• **WHAT IS BEING ASKED**
Please write out exactly the lines that begin at the line containing "At t = 0 an" and run to the end of the records.

Top of THE DATA

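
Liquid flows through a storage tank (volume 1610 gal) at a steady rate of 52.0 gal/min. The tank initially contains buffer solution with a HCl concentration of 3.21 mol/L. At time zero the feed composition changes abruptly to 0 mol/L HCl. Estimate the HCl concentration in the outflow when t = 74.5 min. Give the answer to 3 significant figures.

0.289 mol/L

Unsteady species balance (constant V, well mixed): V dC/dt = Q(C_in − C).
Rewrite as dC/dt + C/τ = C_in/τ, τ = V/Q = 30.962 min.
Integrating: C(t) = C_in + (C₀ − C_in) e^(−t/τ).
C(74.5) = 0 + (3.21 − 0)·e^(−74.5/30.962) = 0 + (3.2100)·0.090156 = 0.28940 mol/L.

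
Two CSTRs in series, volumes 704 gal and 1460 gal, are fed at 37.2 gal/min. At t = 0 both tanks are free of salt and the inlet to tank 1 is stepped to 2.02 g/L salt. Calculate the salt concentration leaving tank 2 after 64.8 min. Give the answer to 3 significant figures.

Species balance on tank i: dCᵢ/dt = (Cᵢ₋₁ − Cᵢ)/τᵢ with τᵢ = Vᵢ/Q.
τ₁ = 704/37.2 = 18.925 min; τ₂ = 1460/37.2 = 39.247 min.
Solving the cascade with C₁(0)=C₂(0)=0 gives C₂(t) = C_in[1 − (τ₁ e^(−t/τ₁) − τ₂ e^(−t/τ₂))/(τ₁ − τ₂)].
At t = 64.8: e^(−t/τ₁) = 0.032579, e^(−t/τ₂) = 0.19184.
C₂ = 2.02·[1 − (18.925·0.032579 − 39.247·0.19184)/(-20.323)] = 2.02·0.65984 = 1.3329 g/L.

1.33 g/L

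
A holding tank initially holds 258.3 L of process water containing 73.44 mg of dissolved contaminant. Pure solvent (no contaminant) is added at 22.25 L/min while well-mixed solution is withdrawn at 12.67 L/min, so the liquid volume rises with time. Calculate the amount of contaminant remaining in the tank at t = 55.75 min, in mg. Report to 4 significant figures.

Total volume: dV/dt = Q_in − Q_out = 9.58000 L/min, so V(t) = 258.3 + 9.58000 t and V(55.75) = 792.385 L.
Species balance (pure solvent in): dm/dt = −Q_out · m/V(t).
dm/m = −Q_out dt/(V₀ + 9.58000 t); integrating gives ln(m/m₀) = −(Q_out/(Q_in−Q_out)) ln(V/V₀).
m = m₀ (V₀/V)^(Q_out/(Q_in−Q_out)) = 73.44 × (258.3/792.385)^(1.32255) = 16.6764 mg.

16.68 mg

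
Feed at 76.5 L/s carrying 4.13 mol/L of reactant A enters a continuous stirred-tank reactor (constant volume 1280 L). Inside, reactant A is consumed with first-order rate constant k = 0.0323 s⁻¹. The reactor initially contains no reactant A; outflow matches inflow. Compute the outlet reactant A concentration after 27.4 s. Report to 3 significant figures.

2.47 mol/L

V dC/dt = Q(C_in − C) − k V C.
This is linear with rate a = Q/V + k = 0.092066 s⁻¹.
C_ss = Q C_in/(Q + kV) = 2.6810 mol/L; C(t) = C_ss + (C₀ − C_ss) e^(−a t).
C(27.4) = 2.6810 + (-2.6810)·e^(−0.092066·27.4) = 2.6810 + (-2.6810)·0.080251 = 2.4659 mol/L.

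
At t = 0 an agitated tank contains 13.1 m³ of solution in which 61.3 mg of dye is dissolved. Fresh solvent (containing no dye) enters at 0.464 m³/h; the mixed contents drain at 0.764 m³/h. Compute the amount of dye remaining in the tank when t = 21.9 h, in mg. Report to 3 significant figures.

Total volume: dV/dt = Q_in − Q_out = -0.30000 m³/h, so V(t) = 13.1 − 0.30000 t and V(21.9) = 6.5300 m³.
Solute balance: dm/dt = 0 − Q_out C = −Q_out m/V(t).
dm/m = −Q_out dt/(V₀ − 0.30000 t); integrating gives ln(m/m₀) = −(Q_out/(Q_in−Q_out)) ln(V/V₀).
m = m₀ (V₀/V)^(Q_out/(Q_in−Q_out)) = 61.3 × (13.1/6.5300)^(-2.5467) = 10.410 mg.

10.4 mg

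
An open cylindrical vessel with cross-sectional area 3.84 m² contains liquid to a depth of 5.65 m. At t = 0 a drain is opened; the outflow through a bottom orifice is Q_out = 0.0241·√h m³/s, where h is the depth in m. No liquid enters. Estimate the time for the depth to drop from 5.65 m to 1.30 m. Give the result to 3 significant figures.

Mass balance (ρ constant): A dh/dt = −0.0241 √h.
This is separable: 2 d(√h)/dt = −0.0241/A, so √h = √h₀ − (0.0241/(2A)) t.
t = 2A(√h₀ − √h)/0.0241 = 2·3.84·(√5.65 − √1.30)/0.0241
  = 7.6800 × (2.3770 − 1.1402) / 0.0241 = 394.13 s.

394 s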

Bottom of THE DATA

• **OUTPUT OF THE TASK**
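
At t = 0 an agitated tank contains 13.1 m³ of solution in which 61.3 mg of dye is dissolved. Fresh solvent (containing no dye) enters at 0.464 m³/h; the mixed contents drain at 0.764 m³/h. Compute the amount of dye remaining in the tank when t = 21.9 h, in mg. Report to 3 significant figures.

Total volume: dV/dt = Q_in − Q_out = -0.30000 m³/h, so V(t) = 13.1 − 0.30000 t and V(21.9) = 6.5300 m³.
Solute balance: dm/dt = 0 − Q_out C = −Q_out m/V(t).
dm/m = −Q_out dt/(V₀ − 0.30000 t); integrating gives ln(m/m₀) = −(Q_out/(Q_in−Q_out)) ln(V/V₀).
m = m₀ (V₀/V)^(Q_out/(Q_in−Q_out)) = 61.3 × (13.1/6.5300)^(-2.5467) = 10.410 mg.

10.4 mg

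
An open cylindrical vessel with cross-sectional area 3.84 m² contains liquid to a depth of 5.65 m. At t = 0 a drain is opened; the outflow through a bottom orifice is Q_out = 0.0241·√h m³/s, where h is the depth in m. No liquid enters. Estimate the time for the depth to drop from 5.65 m to 1.30 m. Give the result to 3 significant figures.

Mass balance (ρ constant): A dh/dt = −0.0241 √h.
This is separable: 2 d(√h)/dt = −0.0241/A, so √h = √h₀ − (0.0241/(2A)) t.
t = 2A(√h₀ − √h)/0.0241 = 2·3.84·(√5.65 − √1.30)/0.0241
  = 7.6800 × (2.3770 − 1.1402) / 0.0241 = 394.13 s.

394 s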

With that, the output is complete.